__TASK ITEM__.
The expected response consists solely of the lines from the line with "Let j(t) = 6." through the last line of the material below, copied exactly.

RECORDS FOR THE TASK Block Start

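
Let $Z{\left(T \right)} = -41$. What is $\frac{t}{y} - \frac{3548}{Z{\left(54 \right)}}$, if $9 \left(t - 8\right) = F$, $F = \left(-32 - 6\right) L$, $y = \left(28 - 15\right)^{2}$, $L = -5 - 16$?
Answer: $\frac{1810726}{20787} \approx 87.109$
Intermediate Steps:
$L = -21$ ($L = -5 - 16 = -21$)
$y = 169$ ($y = 13^{2} = 169$)
$F = 798$ ($F = \left(-32 - 6\right) \left(-21\right) = \left(-38\right) \left(-21\right) = 798$)
$t = \frac{290}{3}$ ($t = 8 + \frac{1}{9} \cdot 798 = 8 + \frac{266}{3} = \frac{290}{3} \approx 96.667$)
$\frac{t}{y} - \frac{3548}{Z{\left(54 \right)}} = \frac{290}{3 \cdot 169} - \frac{3548}{-41} = \frac{290}{3} \cdot \frac{1}{169} - - \frac{3548}{41} = \frac{290}{507} + \frac{3548}{41} = \frac{1810726}{20787}$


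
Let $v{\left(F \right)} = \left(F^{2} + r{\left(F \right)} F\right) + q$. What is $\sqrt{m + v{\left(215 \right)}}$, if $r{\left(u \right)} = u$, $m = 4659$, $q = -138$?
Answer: $7 \sqrt{1979} \approx 311.4$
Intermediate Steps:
$v{\left(F \right)} = -138 + 2 F^{2}$ ($v{\left(F \right)} = \left(F^{2} + F F\right) - 138 = \left(F^{2} + F^{2}\right) - 138 = 2 F^{2} - 138 = -138 + 2 F^{2}$)
$\sqrt{m + v{\left(215 \right)}} = \sqrt{4659 - \left(138 - 2 \cdot 215^{2}\right)} = \sqrt{4659 + \left(-138 + 2 \cdot 46225\right)} = \sqrt{4659 + \left(-138 + 92450\right)} = \sqrt{4659 + 92312} = \sqrt{96971} = 7 \sqrt{1979}$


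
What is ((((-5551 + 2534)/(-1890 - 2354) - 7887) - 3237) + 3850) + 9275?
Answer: 8495261/4244 ≈ 2001.7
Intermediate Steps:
((((-5551 + 2534)/(-1890 - 2354) - 7887) - 3237) + 3850) + 9275 = (((-3017/(-4244) - 7887) - 3237) + 3850) + 9275 = (((-3017*(-1/4244) - 7887) - 3237) + 3850) + 9275 = (((3017/4244 - 7887) - 3237) + 3850) + 9275 = ((-33469411/4244 - 3237) + 3850) + 9275 = (-47207239/4244 + 3850) + 9275 = -30867839/4244 + 9275 = 8495261/4244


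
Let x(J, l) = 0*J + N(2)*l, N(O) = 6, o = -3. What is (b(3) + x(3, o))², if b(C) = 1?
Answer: 289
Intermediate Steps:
x(J, l) = 6*l (x(J, l) = 0*J + 6*l = 0 + 6*l = 6*l)
(b(3) + x(3, o))² = (1 + 6*(-3))² = (1 - 18)² = (-17)² = 289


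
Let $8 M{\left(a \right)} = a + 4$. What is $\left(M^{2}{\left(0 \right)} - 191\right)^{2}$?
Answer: $\frac{582169}{16} \approx 36386.0$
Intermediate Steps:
$M{\left(a \right)} = \frac{1}{2} + \frac{a}{8}$ ($M{\left(a \right)} = \frac{a + 4}{8} = \frac{4 + a}{8} = \frac{1}{2} + \frac{a}{8}$)
$\left(M^{2}{\left(0 \right)} - 191\right)^{2} = \left(\left(\frac{1}{2} + \frac{1}{8} \cdot 0\right)^{2} - 191\right)^{2} = \left(\left(\frac{1}{2} + 0\right)^{2} - 191\right)^{2} = \left(\left(\frac{1}{2}\right)^{2} - 191\right)^{2} = \left(\frac{1}{4} - 191\right)^{2} = \left(- \frac{763}{4}\right)^{2} = \frac{582169}{16}$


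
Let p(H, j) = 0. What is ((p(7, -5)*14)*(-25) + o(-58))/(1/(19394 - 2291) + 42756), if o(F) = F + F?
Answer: -1983948/731255869 ≈ -0.0027131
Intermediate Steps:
o(F) = 2*F
((p(7, -5)*14)*(-25) + o(-58))/(1/(19394 - 2291) + 42756) = ((0*14)*(-25) + 2*(-58))/(1/(19394 - 2291) + 42756) = (0*(-25) - 116)/(1/17103 + 42756) = (0 - 116)/(1/17103 + 42756) = -116/731255869/17103 = -116*17103/731255869 = -1983948/731255869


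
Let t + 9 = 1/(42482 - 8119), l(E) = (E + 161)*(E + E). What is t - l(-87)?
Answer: 442148722/34363 ≈ 12867.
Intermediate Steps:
l(E) = 2*E*(161 + E) (l(E) = (161 + E)*(2*E) = 2*E*(161 + E))
t = -309266/34363 (t = -9 + 1/(42482 - 8119) = -9 + 1/34363 = -309266/34363 ≈ -9.0000)
t - l(-87) = -309266/34363 - 2*(-87)*(161 - 87) = -309266/34363 - 2*(-87)*74 = -309266/34363 - 1*(-12876) = -309266/34363 + 12876 = 442148722/34363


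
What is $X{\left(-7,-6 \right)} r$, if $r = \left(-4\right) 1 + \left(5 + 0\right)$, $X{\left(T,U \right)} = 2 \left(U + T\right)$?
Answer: $-26$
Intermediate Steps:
$X{\left(T,U \right)} = 2 T + 2 U$ ($X{\left(T,U \right)} = 2 \left(T + U\right) = 2 T + 2 U$)
$r = 1$ ($r = -4 + 5 = 1$)
$X{\left(-7,-6 \right)} r = \left(2 \left(-7\right) + 2 \left(-6\right)\right) 1 = \left(-14 - 12\right) 1 = \left(-26\right) 1 = -26$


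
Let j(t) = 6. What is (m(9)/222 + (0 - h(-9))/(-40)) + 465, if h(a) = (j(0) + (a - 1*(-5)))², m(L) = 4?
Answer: 516281/1110 ≈ 465.12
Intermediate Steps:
h(a) = (11 + a)² (h(a) = (6 + (a - 1*(-5)))² = (6 + (a + 5))² = (6 + (5 + a))² = (11 + a)²)
(m(9)/222 + (0 - h(-9))/(-40)) + 465 = (4/222 + (0 - (11 - 9)²)/(-40)) + 465 = (4*(1/222) + (0 - 1*2²)*(-1/40)) + 465 = (2/111 + (0 - 1*4)*(-1/40)) + 465 = (2/111 + (0 - 4)*(-1/40)) + 465 = (2/111 - 4*(-1/40)) + 465 = (2/111 + ⅒) + 465 = 131/1110 + 465 = 516281/1110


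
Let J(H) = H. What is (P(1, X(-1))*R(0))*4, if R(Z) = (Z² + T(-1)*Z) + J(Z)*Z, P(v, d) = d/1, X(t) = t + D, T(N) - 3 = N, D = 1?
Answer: 0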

RECORDS FOR THE TASK Block End

__WORKED SOLUTION__.
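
Let j(t) = 6. What is (m(9)/222 + (0 - h(-9))/(-40)) + 465, if h(a) = (j(0) + (a - 1*(-5)))², m(L) = 4?
Answer: 516281/1110 ≈ 465.12
Intermediate Steps:
h(a) = (11 + a)² (h(a) = (6 + (a - 1*(-5)))² = (6 + (a + 5))² = (6 + (5 + a))² = (11 + a)²)
(m(9)/222 + (0 - h(-9))/(-40)) + 465 = (4/222 + (0 - (11 - 9)²)/(-40)) + 465 = (4*(1/222) + (0 - 1*2²)*(-1/40)) + 465 = (2/111 + (0 - 1*4)*(-1/40)) + 465 = (2/111 + (0 - 4)*(-1/40)) + 465 = (2/111 - 4*(-1/40)) + 465 = (2/111 + ⅒) + 465 = 131/1110 + 465 = 516281/1110


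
Let J(H) = H. What is (P(1, X(-1))*R(0))*4, if R(Z) = (Z² + T(-1)*Z) + J(Z)*Z, P(v, d) = d/1, X(t) = t + D, T(N) - 3 = N, D = 1?
Answer: 0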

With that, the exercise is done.